YOUR INSTRUCTIONS
Every single entry that follows must be copied exactly.

[Saved entries]
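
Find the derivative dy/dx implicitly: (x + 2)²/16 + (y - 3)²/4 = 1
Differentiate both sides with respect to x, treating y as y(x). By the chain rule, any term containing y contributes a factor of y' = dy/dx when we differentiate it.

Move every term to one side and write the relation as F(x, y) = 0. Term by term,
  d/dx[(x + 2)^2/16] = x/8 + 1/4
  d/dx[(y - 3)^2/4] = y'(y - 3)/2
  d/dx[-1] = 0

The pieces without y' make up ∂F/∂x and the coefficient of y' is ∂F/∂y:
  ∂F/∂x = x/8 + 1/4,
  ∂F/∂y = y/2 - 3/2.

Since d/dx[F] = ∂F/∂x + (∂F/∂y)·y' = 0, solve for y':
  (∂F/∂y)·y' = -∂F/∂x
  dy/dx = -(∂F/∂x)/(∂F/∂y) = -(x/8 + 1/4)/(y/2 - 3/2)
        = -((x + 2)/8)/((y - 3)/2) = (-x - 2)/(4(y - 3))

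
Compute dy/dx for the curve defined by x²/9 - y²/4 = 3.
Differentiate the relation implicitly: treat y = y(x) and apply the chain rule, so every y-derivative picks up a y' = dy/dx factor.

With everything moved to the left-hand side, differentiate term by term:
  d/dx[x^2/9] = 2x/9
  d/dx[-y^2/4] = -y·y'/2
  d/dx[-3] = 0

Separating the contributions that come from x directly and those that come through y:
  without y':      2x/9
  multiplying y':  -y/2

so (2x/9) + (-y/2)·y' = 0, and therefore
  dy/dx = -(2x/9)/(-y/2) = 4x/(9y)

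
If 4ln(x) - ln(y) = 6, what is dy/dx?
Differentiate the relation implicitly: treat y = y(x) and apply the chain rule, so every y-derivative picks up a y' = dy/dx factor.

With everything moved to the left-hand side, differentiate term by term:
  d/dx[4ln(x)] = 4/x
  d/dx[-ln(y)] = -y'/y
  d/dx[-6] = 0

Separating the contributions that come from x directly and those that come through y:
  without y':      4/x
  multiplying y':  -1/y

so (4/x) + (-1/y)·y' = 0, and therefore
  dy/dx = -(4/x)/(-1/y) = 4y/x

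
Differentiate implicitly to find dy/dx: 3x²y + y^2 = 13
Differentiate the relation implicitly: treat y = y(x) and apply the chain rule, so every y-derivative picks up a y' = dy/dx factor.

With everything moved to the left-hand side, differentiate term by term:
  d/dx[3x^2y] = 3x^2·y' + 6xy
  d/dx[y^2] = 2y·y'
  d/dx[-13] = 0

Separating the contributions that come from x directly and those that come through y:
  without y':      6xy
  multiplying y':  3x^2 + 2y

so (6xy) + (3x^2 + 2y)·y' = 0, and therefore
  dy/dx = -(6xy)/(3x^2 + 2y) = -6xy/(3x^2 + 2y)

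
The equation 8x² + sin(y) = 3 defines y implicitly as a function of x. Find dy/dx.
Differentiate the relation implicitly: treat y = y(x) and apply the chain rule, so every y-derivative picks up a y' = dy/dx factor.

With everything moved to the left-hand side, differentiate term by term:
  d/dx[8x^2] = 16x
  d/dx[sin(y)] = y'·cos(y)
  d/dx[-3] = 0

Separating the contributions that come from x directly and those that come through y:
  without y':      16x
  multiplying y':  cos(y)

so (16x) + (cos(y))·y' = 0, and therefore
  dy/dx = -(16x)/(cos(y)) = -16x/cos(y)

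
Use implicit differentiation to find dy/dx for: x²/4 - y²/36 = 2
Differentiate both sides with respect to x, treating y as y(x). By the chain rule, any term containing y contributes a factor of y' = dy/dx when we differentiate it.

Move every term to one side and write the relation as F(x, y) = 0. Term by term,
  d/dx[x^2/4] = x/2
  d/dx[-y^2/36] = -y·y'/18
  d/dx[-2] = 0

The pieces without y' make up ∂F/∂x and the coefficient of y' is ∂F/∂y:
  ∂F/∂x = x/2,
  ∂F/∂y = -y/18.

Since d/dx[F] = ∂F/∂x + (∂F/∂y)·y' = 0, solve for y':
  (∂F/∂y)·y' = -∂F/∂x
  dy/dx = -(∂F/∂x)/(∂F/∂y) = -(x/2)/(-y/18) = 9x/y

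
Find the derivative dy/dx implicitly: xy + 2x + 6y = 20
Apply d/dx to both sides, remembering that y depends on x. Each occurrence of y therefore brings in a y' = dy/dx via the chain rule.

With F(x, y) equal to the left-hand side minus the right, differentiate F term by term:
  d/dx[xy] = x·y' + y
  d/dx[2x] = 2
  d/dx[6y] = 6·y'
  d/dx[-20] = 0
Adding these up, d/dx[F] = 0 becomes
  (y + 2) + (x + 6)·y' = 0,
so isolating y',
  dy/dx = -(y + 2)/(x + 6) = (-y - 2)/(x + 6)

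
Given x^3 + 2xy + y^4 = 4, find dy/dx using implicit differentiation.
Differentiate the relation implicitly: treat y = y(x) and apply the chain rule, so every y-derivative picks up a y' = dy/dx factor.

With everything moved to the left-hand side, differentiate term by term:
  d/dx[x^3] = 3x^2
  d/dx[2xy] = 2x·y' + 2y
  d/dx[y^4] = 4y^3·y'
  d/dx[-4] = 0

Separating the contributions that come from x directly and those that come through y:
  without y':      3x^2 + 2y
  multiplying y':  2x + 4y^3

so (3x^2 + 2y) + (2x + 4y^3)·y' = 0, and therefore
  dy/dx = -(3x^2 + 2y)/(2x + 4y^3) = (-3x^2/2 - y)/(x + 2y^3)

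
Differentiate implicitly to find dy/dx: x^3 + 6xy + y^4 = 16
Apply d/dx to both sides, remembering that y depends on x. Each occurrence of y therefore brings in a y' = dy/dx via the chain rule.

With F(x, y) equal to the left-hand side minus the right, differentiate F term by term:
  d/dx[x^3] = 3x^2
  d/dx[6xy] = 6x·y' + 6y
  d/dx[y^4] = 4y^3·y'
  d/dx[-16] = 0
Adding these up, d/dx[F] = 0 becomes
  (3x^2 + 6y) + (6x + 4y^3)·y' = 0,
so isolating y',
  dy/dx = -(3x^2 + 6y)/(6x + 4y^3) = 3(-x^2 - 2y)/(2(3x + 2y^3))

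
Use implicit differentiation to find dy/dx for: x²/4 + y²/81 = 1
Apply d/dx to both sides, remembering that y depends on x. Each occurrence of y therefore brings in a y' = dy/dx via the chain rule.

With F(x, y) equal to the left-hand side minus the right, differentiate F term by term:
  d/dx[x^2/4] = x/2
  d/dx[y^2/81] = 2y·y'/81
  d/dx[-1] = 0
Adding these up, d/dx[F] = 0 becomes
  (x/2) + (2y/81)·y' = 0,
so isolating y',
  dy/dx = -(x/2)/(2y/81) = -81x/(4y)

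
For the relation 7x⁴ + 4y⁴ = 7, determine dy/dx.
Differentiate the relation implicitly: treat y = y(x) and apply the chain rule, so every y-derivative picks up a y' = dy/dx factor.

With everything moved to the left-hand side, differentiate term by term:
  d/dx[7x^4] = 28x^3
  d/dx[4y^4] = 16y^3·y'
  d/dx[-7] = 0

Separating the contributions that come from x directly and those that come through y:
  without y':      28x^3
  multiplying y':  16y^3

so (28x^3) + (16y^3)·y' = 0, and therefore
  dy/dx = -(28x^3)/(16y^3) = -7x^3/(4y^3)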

RESULT
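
Find the derivative dy/dx implicitly: (x + 2)²/16 + (y - 3)²/4 = 1
Differentiate both sides with respect to x, treating y as y(x). By the chain rule, any term containing y contributes a factor of y' = dy/dx when we differentiate it.

Move every term to one side and write the relation as F(x, y) = 0. Term by term,
  d/dx[(x + 2)^2/16] = x/8 + 1/4
  d/dx[(y - 3)^2/4] = y'(y - 3)/2
  d/dx[-1] = 0

The pieces without y' make up ∂F/∂x and the coefficient of y' is ∂F/∂y:
  ∂F/∂x = x/8 + 1/4,
  ∂F/∂y = y/2 - 3/2.

Since d/dx[F] = ∂F/∂x + (∂F/∂y)·y' = 0, solve for y':
  (∂F/∂y)·y' = -∂F/∂x
  dy/dx = -(∂F/∂x)/(∂F/∂y) = -(x/8 + 1/4)/(y/2 - 3/2)
        = -((x + 2)/8)/((y - 3)/2) = (-x - 2)/(4(y - 3))

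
Compute dy/dx for the curve defined by x²/9 - y²/4 = 3.
Differentiate the relation implicitly: treat y = y(x) and apply the chain rule, so every y-derivative picks up a y' = dy/dx factor.

With everything moved to the left-hand side, differentiate term by term:
  d/dx[x^2/9] = 2x/9
  d/dx[-y^2/4] = -y·y'/2
  d/dx[-3] = 0

Separating the contributions that come from x directly and those that come through y:
  without y':      2x/9
  multiplying y':  -y/2

so (2x/9) + (-y/2)·y' = 0, and therefore
  dy/dx = -(2x/9)/(-y/2) = 4x/(9y)

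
If 4ln(x) - ln(y) = 6, what is dy/dx?
Differentiate the relation implicitly: treat y = y(x) and apply the chain rule, so every y-derivative picks up a y' = dy/dx factor.

With everything moved to the left-hand side, differentiate term by term:
  d/dx[4ln(x)] = 4/x
  d/dx[-ln(y)] = -y'/y
  d/dx[-6] = 0

Separating the contributions that come from x directly and those that come through y:
  without y':      4/x
  multiplying y':  -1/y

so (4/x) + (-1/y)·y' = 0, and therefore
  dy/dx = -(4/x)/(-1/y) = 4y/x

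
Differentiate implicitly to find dy/dx: 3x²y + y^2 = 13
Differentiate the relation implicitly: treat y = y(x) and apply the chain rule, so every y-derivative picks up a y' = dy/dx factor.

With everything moved to the left-hand side, differentiate term by term:
  d/dx[3x^2y] = 3x^2·y' + 6xy
  d/dx[y^2] = 2y·y'
  d/dx[-13] = 0

Separating the contributions that come from x directly and those that come through y:
  without y':      6xy
  multiplying y':  3x^2 + 2y

so (6xy) + (3x^2 + 2y)·y' = 0, and therefore
  dy/dx = -(6xy)/(3x^2 + 2y) = -6xy/(3x^2 + 2y)

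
The equation 8x² + sin(y) = 3 defines y implicitly as a function of x. Find dy/dx.
Differentiate the relation implicitly: treat y = y(x) and apply the chain rule, so every y-derivative picks up a y' = dy/dx factor.

With everything moved to the left-hand side, differentiate term by term:
  d/dx[8x^2] = 16x
  d/dx[sin(y)] = y'·cos(y)
  d/dx[-3] = 0

Separating the contributions that come from x directly and those that come through y:
  without y':      16x
  multiplying y':  cos(y)

so (16x) + (cos(y))·y' = 0, and therefore
  dy/dx = -(16x)/(cos(y)) = -16x/cos(y)

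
Use implicit differentiation to find dy/dx for: x²/4 - y²/36 = 2
Differentiate both sides with respect to x, treating y as y(x). By the chain rule, any term containing y contributes a factor of y' = dy/dx when we differentiate it.

Move every term to one side and write the relation as F(x, y) = 0. Term by term,
  d/dx[x^2/4] = x/2
  d/dx[-y^2/36] = -y·y'/18
  d/dx[-2] = 0

The pieces without y' make up ∂F/∂x and the coefficient of y' is ∂F/∂y:
  ∂F/∂x = x/2,
  ∂F/∂y = -y/18.

Since d/dx[F] = ∂F/∂x + (∂F/∂y)·y' = 0, solve for y':
  (∂F/∂y)·y' = -∂F/∂x
  dy/dx = -(∂F/∂x)/(∂F/∂y) = -(x/2)/(-y/18) = 9x/y

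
Find the derivative dy/dx implicitly: xy + 2x + 6y = 20
Apply d/dx to both sides, remembering that y depends on x. Each occurrence of y therefore brings in a y' = dy/dx via the chain rule.

With F(x, y) equal to the left-hand side minus the right, differentiate F term by term:
  d/dx[xy] = x·y' + y
  d/dx[2x] = 2
  d/dx[6y] = 6·y'
  d/dx[-20] = 0
Adding these up, d/dx[F] = 0 becomes
  (y + 2) + (x + 6)·y' = 0,
so isolating y',
  dy/dx = -(y + 2)/(x + 6) = (-y - 2)/(x + 6)

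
Given x^3 + 2xy + y^4 = 4, find dy/dx using implicit differentiation.
Differentiate the relation implicitly: treat y = y(x) and apply the chain rule, so every y-derivative picks up a y' = dy/dx factor.

With everything moved to the left-hand side, differentiate term by term:
  d/dx[x^3] = 3x^2
  d/dx[2xy] = 2x·y' + 2y
  d/dx[y^4] = 4y^3·y'
  d/dx[-4] = 0

Separating the contributions that come from x directly and those that come through y:
  without y':      3x^2 + 2y
  multiplying y':  2x + 4y^3

so (3x^2 + 2y) + (2x + 4y^3)·y' = 0, and therefore
  dy/dx = -(3x^2 + 2y)/(2x + 4y^3) = (-3x^2/2 - y)/(x + 2y^3)

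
Differentiate implicitly to find dy/dx: x^3 + 6xy + y^4 = 16
Apply d/dx to both sides, remembering that y depends on x. Each occurrence of y therefore brings in a y' = dy/dx via the chain rule.

With F(x, y) equal to the left-hand side minus the right, differentiate F term by term:
  d/dx[x^3] = 3x^2
  d/dx[6xy] = 6x·y' + 6y
  d/dx[y^4] = 4y^3·y'
  d/dx[-16] = 0
Adding these up, d/dx[F] = 0 becomes
  (3x^2 + 6y) + (6x + 4y^3)·y' = 0,
so isolating y',
  dy/dx = -(3x^2 + 6y)/(6x + 4y^3) = 3(-x^2 - 2y)/(2(3x + 2y^3))

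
Use implicit differentiation to find dy/dx for: x²/4 + y²/81 = 1
Apply d/dx to both sides, remembering that y depends on x. Each occurrence of y therefore brings in a y' = dy/dx via the chain rule.

With F(x, y) equal to the left-hand side minus the right, differentiate F term by term:
  d/dx[x^2/4] = x/2
  d/dx[y^2/81] = 2y·y'/81
  d/dx[-1] = 0
Adding these up, d/dx[F] = 0 becomes
  (x/2) + (2y/81)·y' = 0,
so isolating y',
  dy/dx = -(x/2)/(2y/81) = -81x/(4y)

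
For the relation 7x⁴ + 4y⁴ = 7, determine dy/dx.
Differentiate the relation implicitly: treat y = y(x) and apply the chain rule, so every y-derivative picks up a y' = dy/dx factor.

With everything moved to the left-hand side, differentiate term by term:
  d/dx[7x^4] = 28x^3
  d/dx[4y^4] = 16y^3·y'
  d/dx[-7] = 0

Separating the contributions that come from x directly and those that come through y:
  without y':      28x^3
  multiplying y':  16y^3

so (28x^3) + (16y^3)·y' = 0, and therefore
  dy/dx = -(28x^3)/(16y^3) = -7x^3/(4y^3)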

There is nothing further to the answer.